**WHAT IS BEING ASKED:**
Where a line below holds the string "these", that line goes into the answer.

================================

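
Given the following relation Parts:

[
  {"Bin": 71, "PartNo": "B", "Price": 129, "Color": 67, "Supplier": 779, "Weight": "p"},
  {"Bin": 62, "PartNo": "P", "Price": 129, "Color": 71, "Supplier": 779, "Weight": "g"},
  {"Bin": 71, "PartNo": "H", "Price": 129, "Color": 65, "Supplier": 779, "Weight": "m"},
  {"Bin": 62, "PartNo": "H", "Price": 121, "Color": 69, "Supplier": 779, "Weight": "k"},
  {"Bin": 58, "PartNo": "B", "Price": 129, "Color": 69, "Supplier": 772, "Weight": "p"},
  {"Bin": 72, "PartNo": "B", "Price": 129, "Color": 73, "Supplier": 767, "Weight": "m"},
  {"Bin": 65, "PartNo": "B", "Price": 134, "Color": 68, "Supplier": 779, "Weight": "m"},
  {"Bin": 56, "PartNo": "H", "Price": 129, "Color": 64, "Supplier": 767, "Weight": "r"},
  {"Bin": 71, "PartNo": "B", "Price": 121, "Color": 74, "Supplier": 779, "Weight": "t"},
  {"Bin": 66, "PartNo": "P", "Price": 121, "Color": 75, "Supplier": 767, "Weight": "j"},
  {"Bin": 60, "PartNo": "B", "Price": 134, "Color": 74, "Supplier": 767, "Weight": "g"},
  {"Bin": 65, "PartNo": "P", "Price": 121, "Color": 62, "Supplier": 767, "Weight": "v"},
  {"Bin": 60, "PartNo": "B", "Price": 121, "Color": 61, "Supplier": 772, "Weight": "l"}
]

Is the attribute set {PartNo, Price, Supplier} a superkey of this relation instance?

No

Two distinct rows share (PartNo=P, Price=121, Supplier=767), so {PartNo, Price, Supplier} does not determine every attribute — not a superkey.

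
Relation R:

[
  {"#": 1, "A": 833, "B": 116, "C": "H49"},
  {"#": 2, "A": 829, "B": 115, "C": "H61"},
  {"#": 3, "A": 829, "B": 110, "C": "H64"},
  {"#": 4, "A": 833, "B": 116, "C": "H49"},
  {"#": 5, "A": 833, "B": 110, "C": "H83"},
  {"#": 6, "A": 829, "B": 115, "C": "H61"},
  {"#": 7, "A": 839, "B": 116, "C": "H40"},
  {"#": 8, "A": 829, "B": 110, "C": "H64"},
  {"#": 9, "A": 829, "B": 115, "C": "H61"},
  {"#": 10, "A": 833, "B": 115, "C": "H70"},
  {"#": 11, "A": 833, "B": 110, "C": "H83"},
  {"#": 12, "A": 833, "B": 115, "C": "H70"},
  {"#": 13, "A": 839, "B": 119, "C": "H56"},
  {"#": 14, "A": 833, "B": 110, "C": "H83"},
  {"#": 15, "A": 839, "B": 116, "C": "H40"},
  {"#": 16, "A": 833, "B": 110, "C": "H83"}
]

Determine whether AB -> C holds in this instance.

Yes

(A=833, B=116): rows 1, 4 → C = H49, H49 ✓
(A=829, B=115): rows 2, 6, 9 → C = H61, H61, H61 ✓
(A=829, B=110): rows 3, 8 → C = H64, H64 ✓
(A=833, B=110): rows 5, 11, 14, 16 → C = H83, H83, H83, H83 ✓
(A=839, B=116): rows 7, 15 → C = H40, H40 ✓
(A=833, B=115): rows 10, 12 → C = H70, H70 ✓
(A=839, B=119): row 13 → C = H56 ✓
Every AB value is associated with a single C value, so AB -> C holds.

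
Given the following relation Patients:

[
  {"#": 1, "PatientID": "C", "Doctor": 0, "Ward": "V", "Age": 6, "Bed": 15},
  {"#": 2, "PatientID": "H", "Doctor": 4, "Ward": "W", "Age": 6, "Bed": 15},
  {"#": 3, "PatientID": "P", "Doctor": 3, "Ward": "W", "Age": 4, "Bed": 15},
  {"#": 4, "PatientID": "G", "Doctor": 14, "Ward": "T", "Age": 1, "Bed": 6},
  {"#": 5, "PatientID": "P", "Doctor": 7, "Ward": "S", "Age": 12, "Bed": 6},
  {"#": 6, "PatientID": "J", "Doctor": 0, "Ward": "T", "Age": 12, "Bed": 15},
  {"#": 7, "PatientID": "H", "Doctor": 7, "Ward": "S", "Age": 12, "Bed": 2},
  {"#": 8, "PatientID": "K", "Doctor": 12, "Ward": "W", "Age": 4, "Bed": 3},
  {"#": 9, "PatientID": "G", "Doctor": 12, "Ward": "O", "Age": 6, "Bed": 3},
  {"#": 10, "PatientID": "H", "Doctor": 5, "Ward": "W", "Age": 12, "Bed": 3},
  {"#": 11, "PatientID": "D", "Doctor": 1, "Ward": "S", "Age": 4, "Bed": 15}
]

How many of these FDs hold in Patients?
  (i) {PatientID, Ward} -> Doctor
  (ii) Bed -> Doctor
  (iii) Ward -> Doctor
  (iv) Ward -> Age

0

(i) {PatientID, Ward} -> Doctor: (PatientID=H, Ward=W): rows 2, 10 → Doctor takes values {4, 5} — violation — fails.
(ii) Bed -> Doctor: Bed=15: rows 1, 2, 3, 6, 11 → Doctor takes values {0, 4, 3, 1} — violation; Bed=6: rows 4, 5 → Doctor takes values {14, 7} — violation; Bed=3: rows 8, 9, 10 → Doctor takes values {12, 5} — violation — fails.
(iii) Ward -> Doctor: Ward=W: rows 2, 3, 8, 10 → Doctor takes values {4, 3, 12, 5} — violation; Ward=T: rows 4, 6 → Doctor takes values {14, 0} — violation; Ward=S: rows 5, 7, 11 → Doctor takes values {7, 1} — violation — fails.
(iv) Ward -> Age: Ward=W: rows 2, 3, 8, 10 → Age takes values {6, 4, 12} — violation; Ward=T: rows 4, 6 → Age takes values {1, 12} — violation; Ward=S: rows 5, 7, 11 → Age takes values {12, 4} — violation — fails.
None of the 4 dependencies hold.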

================================

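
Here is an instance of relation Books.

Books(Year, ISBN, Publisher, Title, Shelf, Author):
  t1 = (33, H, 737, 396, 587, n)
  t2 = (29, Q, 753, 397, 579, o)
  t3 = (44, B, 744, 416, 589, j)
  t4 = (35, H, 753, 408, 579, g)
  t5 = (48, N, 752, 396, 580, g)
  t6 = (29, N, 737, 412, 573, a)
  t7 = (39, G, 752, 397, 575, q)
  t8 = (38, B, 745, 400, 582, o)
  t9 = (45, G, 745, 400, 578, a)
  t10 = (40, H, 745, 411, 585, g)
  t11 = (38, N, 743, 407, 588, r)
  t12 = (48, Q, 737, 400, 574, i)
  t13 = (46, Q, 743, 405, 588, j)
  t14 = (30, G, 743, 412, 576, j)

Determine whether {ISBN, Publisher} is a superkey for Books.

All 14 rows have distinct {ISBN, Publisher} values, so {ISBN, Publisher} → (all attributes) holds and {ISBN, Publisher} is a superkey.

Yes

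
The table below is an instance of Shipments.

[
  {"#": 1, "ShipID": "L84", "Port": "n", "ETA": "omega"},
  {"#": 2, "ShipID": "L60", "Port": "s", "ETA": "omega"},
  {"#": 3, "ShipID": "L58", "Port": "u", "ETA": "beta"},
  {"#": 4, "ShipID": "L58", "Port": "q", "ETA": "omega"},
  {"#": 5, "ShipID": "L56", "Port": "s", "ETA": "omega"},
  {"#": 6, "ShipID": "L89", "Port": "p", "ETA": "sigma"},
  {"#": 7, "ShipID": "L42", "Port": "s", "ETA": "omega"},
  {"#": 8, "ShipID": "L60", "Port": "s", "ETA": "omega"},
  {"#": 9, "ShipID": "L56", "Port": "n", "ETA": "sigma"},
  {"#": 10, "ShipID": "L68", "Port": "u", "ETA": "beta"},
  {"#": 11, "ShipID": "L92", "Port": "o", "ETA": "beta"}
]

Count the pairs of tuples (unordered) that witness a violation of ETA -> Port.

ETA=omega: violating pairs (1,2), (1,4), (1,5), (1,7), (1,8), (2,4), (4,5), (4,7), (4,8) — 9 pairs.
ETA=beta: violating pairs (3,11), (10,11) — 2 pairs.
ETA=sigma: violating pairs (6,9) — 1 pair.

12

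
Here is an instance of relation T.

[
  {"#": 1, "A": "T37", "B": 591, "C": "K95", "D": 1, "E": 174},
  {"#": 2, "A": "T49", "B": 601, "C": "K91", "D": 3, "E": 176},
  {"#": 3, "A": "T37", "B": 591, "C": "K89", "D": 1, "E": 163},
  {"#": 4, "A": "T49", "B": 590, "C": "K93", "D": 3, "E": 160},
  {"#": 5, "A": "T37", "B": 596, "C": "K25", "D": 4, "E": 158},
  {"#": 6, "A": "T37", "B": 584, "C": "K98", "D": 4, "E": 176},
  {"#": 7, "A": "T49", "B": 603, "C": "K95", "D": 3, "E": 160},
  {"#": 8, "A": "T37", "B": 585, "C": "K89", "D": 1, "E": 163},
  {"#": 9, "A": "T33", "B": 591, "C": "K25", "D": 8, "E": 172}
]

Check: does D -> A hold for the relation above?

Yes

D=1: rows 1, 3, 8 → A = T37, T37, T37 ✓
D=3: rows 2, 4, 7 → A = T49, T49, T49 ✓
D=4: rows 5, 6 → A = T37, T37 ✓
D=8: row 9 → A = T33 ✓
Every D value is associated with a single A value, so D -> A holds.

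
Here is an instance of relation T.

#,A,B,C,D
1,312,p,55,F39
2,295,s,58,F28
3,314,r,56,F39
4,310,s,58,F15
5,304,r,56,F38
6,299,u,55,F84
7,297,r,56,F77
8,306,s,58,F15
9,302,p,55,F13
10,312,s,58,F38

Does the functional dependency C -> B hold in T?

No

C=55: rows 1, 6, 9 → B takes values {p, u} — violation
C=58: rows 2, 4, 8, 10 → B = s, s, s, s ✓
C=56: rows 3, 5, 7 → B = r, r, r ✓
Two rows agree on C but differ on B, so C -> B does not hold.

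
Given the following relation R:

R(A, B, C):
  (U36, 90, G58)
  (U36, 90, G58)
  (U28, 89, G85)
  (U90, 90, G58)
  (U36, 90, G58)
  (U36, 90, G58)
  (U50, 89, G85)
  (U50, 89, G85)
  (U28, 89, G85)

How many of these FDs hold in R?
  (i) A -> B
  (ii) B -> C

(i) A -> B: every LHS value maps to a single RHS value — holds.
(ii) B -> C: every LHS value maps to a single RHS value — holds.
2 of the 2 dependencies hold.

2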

================================

**TASK SOLUTION:**
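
How many of these FDs hold in Patients?
How many of these FDs hold in R?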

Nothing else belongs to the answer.